How to complete this task
The records should be restated exactly from their first line through the line with "C -> B b a | a" in it.

Collection entries
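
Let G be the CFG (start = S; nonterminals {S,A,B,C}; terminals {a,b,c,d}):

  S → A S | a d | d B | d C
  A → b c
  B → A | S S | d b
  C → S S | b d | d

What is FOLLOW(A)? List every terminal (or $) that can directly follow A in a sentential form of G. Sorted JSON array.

FIRST iteration:
round 1:
  A via A→b c: +{b}
  B via B→A: +{b}
  B via B→d b: +{d}
  C via C→b d: +{b}
  C via C→d: +{d}
  S via S→A S: +{b}
  S via S→a d: +{a}
  S via S→d B: +{d}
  FIRST(S)={a,b,d}  FIRST(A)={b}  FIRST(B)={b,d}  FIRST(C)={b,d}
round 2:
  B via B→S S: +{a}
  C via C→S S: +{a}
  FIRST(S)={a,b,d}  FIRST(A)={b}  FIRST(B)={a,b,d}  FIRST(C)={a,b,d}
round 3: — fixpoint
  FIRST(S)={a,b,d}  FIRST(A)={b}  FIRST(B)={a,b,d}  FIRST(C)={a,b,d}

FOLLOW iteration:
seed FOLLOW(S) with $
iter 1:
  B→S S: FOLLOW(S) ⊇ FIRST(S) = {a,b,d}; new: +{a,b,d}
  S→A S: FOLLOW(A) ⊇ FIRST(S) = {a,b,d}; new: +{a,b,d}
  S→d B: FOLLOW(B) ⊇ FOLLOW(S) ⊇ {$,a,b,d}; new: +{$,a,b,d}
  S→d C: FOLLOW(C) ⊇ FOLLOW(S) ⊇ {$,a,b,d}; new: +{$,a,b,d}
  S: {$,a,b,d}  A: {a,b,d}  B: {$,a,b,d}  C: {$,a,b,d}
iter 2:
  B→A: FOLLOW(A) ⊇ FOLLOW(B) ⊇ {$,a,b,d}; new: +{$}
  S: {$,a,b,d}  A: {$,a,b,d}  B: {$,a,b,d}  C: {$,a,b,d}
iter 3: (stable)
  S: {$,a,b,d}  A: {$,a,b,d}  B: {$,a,b,d}  C: {$,a,b,d}

FOLLOW(A) = ["$", "a", "b", "d"]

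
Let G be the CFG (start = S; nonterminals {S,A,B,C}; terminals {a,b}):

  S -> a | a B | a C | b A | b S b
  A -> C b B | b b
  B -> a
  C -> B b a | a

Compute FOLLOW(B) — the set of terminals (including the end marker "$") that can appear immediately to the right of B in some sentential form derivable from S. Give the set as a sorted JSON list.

FIRST iteration:
round 1:
  A via A→b b: +{b}
  B via B→a: +{a}
  C via C→B b a: +{a}
  S via S→a: +{a}
  S via S→b A: +{b}
  FIRST[S]={a,b}  FIRST[A]={b}  FIRST[B]={a}  FIRST[C]={a}
round 2:
  A via A→C b B: +{a}
  FIRST[S]={a,b}  FIRST[A]={a,b}  FIRST[B]={a}  FIRST[C]={a}
round 3: (no change)
  FIRST[S]={a,b}  FIRST[A]={a,b}  FIRST[B]={a}  FIRST[C]={a}

FOLLOW iteration:
initialize: $ ∈ FOLLOW(S)
pass 1:
  A→C b B: FOLLOW(C) ⊇ FIRST(b) = {b}; new: +{b}
  C→B b a: FOLLOW(B) ⊇ FIRST(b) = {b}; new: +{b}
  S→a B: FOLLOW(B) ⊇ FOLLOW(S) ⊇ {$}; new: +{$}
  S→a C: FOLLOW(C) ⊇ FOLLOW(S) ⊇ {$}; new: +{$}
  S→b A: FOLLOW(A) ⊇ FOLLOW(S) ⊇ {$}; new: +{$}
  S→b S b: FOLLOW(S) ⊇ FIRST(b) = {b}; new: +{b}
  S: {$,b}  A: {$}  B: {$,b}  C: {$,b}
pass 2:
  S→b A: FOLLOW(A) ⊇ FOLLOW(S) ⊇ {$,b}; new: +{b}
  S: {$,b}  A: {$,b}  B: {$,b}  C: {$,b}
pass 3: (no change)
  S: {$,b}  A: {$,b}  B: {$,b}  C: {$,b}

FOLLOW(B) = ["$", "b"]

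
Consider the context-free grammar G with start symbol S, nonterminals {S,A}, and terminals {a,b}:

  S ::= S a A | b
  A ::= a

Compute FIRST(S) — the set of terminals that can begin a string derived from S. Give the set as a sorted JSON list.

FIRST iteration:
iter 1:
  A via A→a: +{a}
  S via S→b: +{b}
  S: {b}  A: {a}
iter 2: done
  S: {b}  A: {a}

FIRST(S) = ["b"]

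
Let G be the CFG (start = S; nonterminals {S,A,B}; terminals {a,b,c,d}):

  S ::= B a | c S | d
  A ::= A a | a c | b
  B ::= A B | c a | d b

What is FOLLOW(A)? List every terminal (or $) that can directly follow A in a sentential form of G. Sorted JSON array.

Compute FIRST by fixpoint:
[1]
  A via A→a c: +{a}
  A via A→b: +{b}
  B via B→A B: +{a,b}
  B via B→c a: +{c}
  B via B→d b: +{d}
  S via S→B a: +{a,b,c,d}
  S: {a,b,c,d}  A: {a,b}  B: {a,b,c,d}
[2] — fixpoint
  S: {a,b,c,d}  A: {a,b}  B: {a,b,c,d}

FOLLOW iteration:
initialize: $ ∈ FOLLOW(S)
[1]
  A→A a: FOLLOW(A) ⊇ FIRST(a) = {a}; new: +{a}
  B→A B: FOLLOW(A) ⊇ FIRST(B) = {a,b,c,d}; new: +{b,c,d}
  S→B a: FOLLOW(B) ⊇ FIRST(a) = {a}; new: +{a}
  S: {$}  A: {a,b,c,d}  B: {a}
[2] done
  S: {$}  A: {a,b,c,d}  B: {a}

FOLLOW(A) = ["a", "b", "c", "d"]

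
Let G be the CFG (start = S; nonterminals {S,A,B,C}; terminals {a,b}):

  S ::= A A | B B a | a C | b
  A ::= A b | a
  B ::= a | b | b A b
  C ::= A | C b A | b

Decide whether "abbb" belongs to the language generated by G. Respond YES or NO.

CNF form of G:
  S -> A A | B X4 | T1 C | b
  A -> A T0 | a
  B -> T0 X2 | a | b
  C -> A T0 | C X3 | a | b
  T0 -> b
  T1 -> a
  X2 -> A T0
  X3 -> T0 A
  X4 -> B T1

Fill CYK table bottom-up:
  [0..0]={A,B,C,T1}  "a"  orig:{A,B,C}
  [1..1]={B,C,S,T0}  "b"  orig:{B,C,S}
  [2..2]={B,C,S,T0}  "b"  orig:{B,C,S}
  [3..3]={B,C,S,T0}  "b"  orig:{B,C,S}
  [0..1]={A,C,S,X2}  "ab"  orig:{A,C,S}
  [1..2]=∅  "bb"
  [2..3]=∅  "bb"
  [0..2]={A,C,X2}  "abb"  orig:{A,C}
  [1..3]=∅  "bbb"
  [0..3]={A,C,X2}  "abbb"  orig:{A,C}

S ∉ T[0,3] ⇒ NO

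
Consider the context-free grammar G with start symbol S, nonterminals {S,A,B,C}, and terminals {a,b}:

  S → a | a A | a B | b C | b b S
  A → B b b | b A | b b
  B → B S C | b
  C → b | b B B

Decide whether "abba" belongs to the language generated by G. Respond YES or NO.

CNF form of G:
  S -> T0 C | T0 X5 | T1 A | T1 B | a
  A -> B X2 | T0 A | T0 T0
  B -> B X3 | b
  C -> T0 X4 | b
  T0 -> b
  T1 -> a
  X2 -> T0 T0
  X3 -> S C
  X4 -> B B
  X5 -> T0 S

Fill CYK table bottom-up:
  [0..0]={S,T1}  "a"  orig:{S}
  [1..1]={B,C,T0}  "b"  orig:{B,C}
  [2..2]={B,C,T0}  "b"  orig:{B,C}
  [3..3]={S,T1}  "a"  orig:{S}
  [0..1]={S,X3}  "ab"  orig:{S}
  [1..2]={A,S,X2,X4}  "bb"  orig:{A,S}
  [2..3]={X5}  "ba"  orig:{}
  [0..2]={S,X3}  "abb"  orig:{S}
  [1..3]={S}  "bba"
  [0..3]=∅  "abba"

S ∉ T[0,3] ⇒ NO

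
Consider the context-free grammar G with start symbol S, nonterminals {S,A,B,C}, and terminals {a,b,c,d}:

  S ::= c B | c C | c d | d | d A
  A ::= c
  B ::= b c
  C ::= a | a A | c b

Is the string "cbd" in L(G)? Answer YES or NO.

CNF form of G:
  S -> T1 B | T1 C | T1 T3 | T3 A | d
  A -> c
  B -> T0 T1
  C -> T1 T0 | T2 A | a
  T0 -> b
  T1 -> c
  T2 -> a
  T3 -> d

CYK fill:
  [0..0]={A,T1}  "c"  orig:{A}
  [1..1]={T0}  "b"  orig:{}
  [2..2]={S,T3}  "d"  orig:{S}
  [0..1]={C}  "cb"
  [1..2]=∅  "bd"
  [0..2]=∅  "cbd"

S ∉ T[0,2] ⇒ NO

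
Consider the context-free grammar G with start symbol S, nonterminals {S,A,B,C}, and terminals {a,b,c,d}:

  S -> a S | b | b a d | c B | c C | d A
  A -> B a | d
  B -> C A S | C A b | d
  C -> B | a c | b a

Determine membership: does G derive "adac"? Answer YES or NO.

CNF form of G:
  S -> T0 S | T1 X8 | T2 B | T2 C | T3 A | b
  A -> B T0 | d
  B -> C X4 | C X5 | d
  C -> C X6 | C X7 | T0 T2 | T1 T0 | d
  T0 -> a
  T1 -> b
  T2 -> c
  T3 -> d
  X4 -> A S
  X5 -> A T1
  X6 -> A S
  X7 -> A T1
  X8 -> T0 T3

CYK fill:
  T[0,0] 'a' = {T0}  orig:{}
  T[1,1] 'd' = {A,B,C,T3}  orig:{A,B,C}
  T[2,2] 'a' = {T0}  orig:{}
  T[3,3] 'c' = {T2}  orig:{}
  T[0,1] 'ad' = {X8}  orig:{}
  T[1,2] 'da' = {A}
  T[2,3] 'ac' = {C}
  T[0,2] 'ada' = ∅
  T[1,3] 'dac' = ∅
  T[0,3] 'adac' = ∅

S ∉ T[0,3] ⇒ NO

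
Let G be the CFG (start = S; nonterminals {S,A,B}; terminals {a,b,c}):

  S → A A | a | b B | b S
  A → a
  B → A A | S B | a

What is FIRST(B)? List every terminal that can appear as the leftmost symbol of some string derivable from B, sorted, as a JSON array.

FIRST sets, iterate to fixpoint:
pass 1:
  A via A→a: +{a}
  B via B→A A: +{a}
  S via S→A A: +{a}
  S via S→b B: +{b}
  FIRST(S)={a,b}  FIRST(A)={a}  FIRST(B)={a}
pass 2:
  B via B→S B: +{b}
  FIRST(S)={a,b}  FIRST(A)={a}  FIRST(B)={a,b}
pass 3: — fixpoint
  FIRST(S)={a,b}  FIRST(A)={a}  FIRST(B)={a,b}

FIRST(B) = ["a", "b"]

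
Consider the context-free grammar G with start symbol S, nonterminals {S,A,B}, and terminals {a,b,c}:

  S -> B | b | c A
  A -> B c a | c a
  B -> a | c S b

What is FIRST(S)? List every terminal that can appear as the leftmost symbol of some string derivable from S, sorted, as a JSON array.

FIRST iteration:
iter 1:
  A via A→c a: +{c}
  B via B→a: +{a}
  B via B→c S b: +{c}
  S via S→B: +{a,c}
  S via S→b: +{b}
  FIRST(S)={a,b,c}  FIRST(A)={c}  FIRST(B)={a,c}
iter 2:
  A via A→B c a: +{a}
  FIRST(S)={a,b,c}  FIRST(A)={a,c}  FIRST(B)={a,c}
iter 3: (no change)
  FIRST(S)={a,b,c}  FIRST(A)={a,c}  FIRST(B)={a,c}

FIRST(S) = ["a", "b", "c"]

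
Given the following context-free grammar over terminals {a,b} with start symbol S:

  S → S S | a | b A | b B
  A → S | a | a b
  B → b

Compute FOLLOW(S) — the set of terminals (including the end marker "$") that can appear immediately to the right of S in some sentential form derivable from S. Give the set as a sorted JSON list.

FIRST sets, iterate to fixpoint:
pass 1:
  A via A→a: +{a}
  B via B→b: +{b}
  S via S→a: +{a}
  S via S→b A: +{b}
  FIRST[S]={a,b}  FIRST[A]={a}  FIRST[B]={b}
pass 2:
  A via A→S: +{b}
  FIRST[S]={a,b}  FIRST[A]={a,b}  FIRST[B]={b}
pass 3: — fixpoint
  FIRST[S]={a,b}  FIRST[A]={a,b}  FIRST[B]={b}

FOLLOW iteration:
seed FOLLOW(S) with $
iter 1:
  S→S S: FOLLOW(S) ⊇ FIRST(S) = {a,b}; new: +{a,b}
  S→b A: FOLLOW(A) ⊇ FOLLOW(S) ⊇ {$,a,b}; new: +{$,a,b}
  S→b B: FOLLOW(B) ⊇ FOLLOW(S) ⊇ {$,a,b}; new: +{$,a,b}
  S: {$,a,b}  A: {$,a,b}  B: {$,a,b}
iter 2: (no change)
  S: {$,a,b}  A: {$,a,b}  B: {$,a,b}

FOLLOW(S) = ["$", "a", "b"]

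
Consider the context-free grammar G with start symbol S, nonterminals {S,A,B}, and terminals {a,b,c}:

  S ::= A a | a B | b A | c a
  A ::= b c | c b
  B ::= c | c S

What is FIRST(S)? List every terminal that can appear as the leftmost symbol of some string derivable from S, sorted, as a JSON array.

Compute FIRST by fixpoint:
iter 1:
  A via A→b c: +{b}
  A via A→c b: +{c}
  B via B→c: +{c}
  S via S→A a: +{b,c}
  S via S→a B: +{a}
  S: {a,b,c}  A: {b,c}  B: {c}
iter 2: (no change)
  S: {a,b,c}  A: {b,c}  B: {c}

FIRST(S) = ["a", "b", "c"]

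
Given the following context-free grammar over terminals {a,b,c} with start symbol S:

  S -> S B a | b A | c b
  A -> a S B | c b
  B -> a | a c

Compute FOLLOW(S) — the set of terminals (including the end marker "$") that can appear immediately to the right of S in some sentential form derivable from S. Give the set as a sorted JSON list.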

Result of this exercise
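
Let G be the CFG (start = S; nonterminals {S,A,B,C}; terminals {a,b,c,d}):

  S → A S | a d | d B | d C
  A → b c
  B → A | S S | d b
  C → S S | b d | d

What is FOLLOW(A)? List every terminal (or $) that can directly follow A in a sentential form of G. Sorted JSON array.

FIRST iteration:
round 1:
  A via A→b c: +{b}
  B via B→A: +{b}
  B via B→d b: +{d}
  C via C→b d: +{b}
  C via C→d: +{d}
  S via S→A S: +{b}
  S via S→a d: +{a}
  S via S→d B: +{d}
  FIRST(S)={a,b,d}  FIRST(A)={b}  FIRST(B)={b,d}  FIRST(C)={b,d}
round 2:
  B via B→S S: +{a}
  C via C→S S: +{a}
  FIRST(S)={a,b,d}  FIRST(A)={b}  FIRST(B)={a,b,d}  FIRST(C)={a,b,d}
round 3: — fixpoint
  FIRST(S)={a,b,d}  FIRST(A)={b}  FIRST(B)={a,b,d}  FIRST(C)={a,b,d}

FOLLOW iteration:
seed FOLLOW(S) with $
iter 1:
  B→S S: FOLLOW(S) ⊇ FIRST(S) = {a,b,d}; new: +{a,b,d}
  S→A S: FOLLOW(A) ⊇ FIRST(S) = {a,b,d}; new: +{a,b,d}
  S→d B: FOLLOW(B) ⊇ FOLLOW(S) ⊇ {$,a,b,d}; new: +{$,a,b,d}
  S→d C: FOLLOW(C) ⊇ FOLLOW(S) ⊇ {$,a,b,d}; new: +{$,a,b,d}
  S: {$,a,b,d}  A: {a,b,d}  B: {$,a,b,d}  C: {$,a,b,d}
iter 2:
  B→A: FOLLOW(A) ⊇ FOLLOW(B) ⊇ {$,a,b,d}; new: +{$}
  S: {$,a,b,d}  A: {$,a,b,d}  B: {$,a,b,d}  C: {$,a,b,d}
iter 3: (stable)
  S: {$,a,b,d}  A: {$,a,b,d}  B: {$,a,b,d}  C: {$,a,b,d}

FOLLOW(A) = ["$", "a", "b", "d"]

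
Let G be the CFG (start = S; nonterminals {S,A,B,C}; terminals {a,b}):

  S -> a | a B | a C | b A | b S b
  A -> C b B | b b
  B -> a
  C -> B b a | a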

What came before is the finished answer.